How to complete this task. Taking the line with "inv(v) ⊗ q ⊗ m → m" as the start, reproduce every line until the records end, exactly and with nothing added.

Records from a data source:
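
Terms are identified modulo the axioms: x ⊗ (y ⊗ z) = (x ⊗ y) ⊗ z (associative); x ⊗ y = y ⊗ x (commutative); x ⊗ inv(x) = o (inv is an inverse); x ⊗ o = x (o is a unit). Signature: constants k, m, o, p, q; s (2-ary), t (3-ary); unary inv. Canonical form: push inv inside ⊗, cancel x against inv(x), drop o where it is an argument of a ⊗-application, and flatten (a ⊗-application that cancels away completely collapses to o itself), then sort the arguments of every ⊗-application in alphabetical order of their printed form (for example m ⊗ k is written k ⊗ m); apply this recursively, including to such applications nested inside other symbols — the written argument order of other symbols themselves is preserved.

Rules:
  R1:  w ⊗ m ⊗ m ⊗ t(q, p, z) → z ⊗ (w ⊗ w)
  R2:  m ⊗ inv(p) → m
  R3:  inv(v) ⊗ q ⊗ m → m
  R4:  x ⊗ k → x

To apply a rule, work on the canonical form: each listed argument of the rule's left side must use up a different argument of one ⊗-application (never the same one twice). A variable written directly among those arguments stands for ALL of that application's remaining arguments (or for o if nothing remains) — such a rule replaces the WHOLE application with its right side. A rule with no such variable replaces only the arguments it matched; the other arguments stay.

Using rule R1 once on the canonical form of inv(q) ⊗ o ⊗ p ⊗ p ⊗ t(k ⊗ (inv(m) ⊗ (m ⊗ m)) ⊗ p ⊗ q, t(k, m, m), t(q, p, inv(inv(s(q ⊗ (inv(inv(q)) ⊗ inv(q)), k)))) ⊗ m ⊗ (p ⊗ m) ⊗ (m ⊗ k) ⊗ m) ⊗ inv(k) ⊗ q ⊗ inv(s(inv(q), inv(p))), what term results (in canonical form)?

Answer: inv(k) ⊗ inv(s(inv(q), inv(p))) ⊗ p ⊗ p ⊗ t(k ⊗ m ⊗ p ⊗ q, t(k, m, m), k ⊗ k ⊗ m ⊗ m ⊗ m ⊗ m ⊗ p ⊗ p ⊗ s(q, k))

Derivation:
Canonical form:  inv(k) ⊗ inv(s(inv(q), inv(p))) ⊗ p ⊗ p ⊗ t(k ⊗ m ⊗ p ⊗ q, t(k, m, m), k ⊗ m ⊗ m ⊗ m ⊗ m ⊗ p ⊗ t(q, p, s(q, k)))
R1 matches:  uses m, m, t(q, p, s(q, k));  w := k ⊗ m ⊗ m ⊗ p, z := s(q, k)
The variable takes the whole remainder — replace the entire application.
New term:  inv(k) ⊗ inv(s(inv(q), inv(p))) ⊗ p ⊗ p ⊗ t(k ⊗ m ⊗ p ⊗ q, t(k, m, m), k ⊗ k ⊗ m ⊗ m ⊗ m ⊗ m ⊗ p ⊗ p ⊗ s(q, k))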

Solution to this task.
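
  R3:  inv(v) ⊗ q ⊗ m → m
  R4:  x ⊗ k → x

To apply a rule, work on the canonical form: each listed argument of the rule's left side must use up a different argument of one ⊗-application (never the same one twice). A variable written directly among those arguments stands for ALL of that application's remaining arguments (or for o if nothing remains) — such a rule replaces the WHOLE application with its right side. A rule with no such variable replaces only the arguments it matched; the other arguments stay.

Using rule R1 once on the canonical form of inv(q) ⊗ o ⊗ p ⊗ p ⊗ t(k ⊗ (inv(m) ⊗ (m ⊗ m)) ⊗ p ⊗ q, t(k, m, m), t(q, p, inv(inv(s(q ⊗ (inv(inv(q)) ⊗ inv(q)), k)))) ⊗ m ⊗ (p ⊗ m) ⊗ (m ⊗ k) ⊗ m) ⊗ inv(k) ⊗ q ⊗ inv(s(inv(q), inv(p))), what term results (in canonical form)?

Answer: inv(k) ⊗ inv(s(inv(q), inv(p))) ⊗ p ⊗ p ⊗ t(k ⊗ m ⊗ p ⊗ q, t(k, m, m), k ⊗ k ⊗ m ⊗ m ⊗ m ⊗ m ⊗ p ⊗ p ⊗ s(q, k))

Derivation:
Canonical form:  inv(k) ⊗ inv(s(inv(q), inv(p))) ⊗ p ⊗ p ⊗ t(k ⊗ m ⊗ p ⊗ q, t(k, m, m), k ⊗ m ⊗ m ⊗ m ⊗ m ⊗ p ⊗ t(q, p, s(q, k)))
R1 matches:  uses m, m, t(q, p, s(q, k));  w := k ⊗ m ⊗ m ⊗ p, z := s(q, k)
The variable takes the whole remainder — replace the entire application.
New term:  inv(k) ⊗ inv(s(inv(q), inv(p))) ⊗ p ⊗ p ⊗ t(k ⊗ m ⊗ p ⊗ q, t(k, m, m), k ⊗ k ⊗ m ⊗ m ⊗ m ⊗ m ⊗ p ⊗ p ⊗ s(q, k))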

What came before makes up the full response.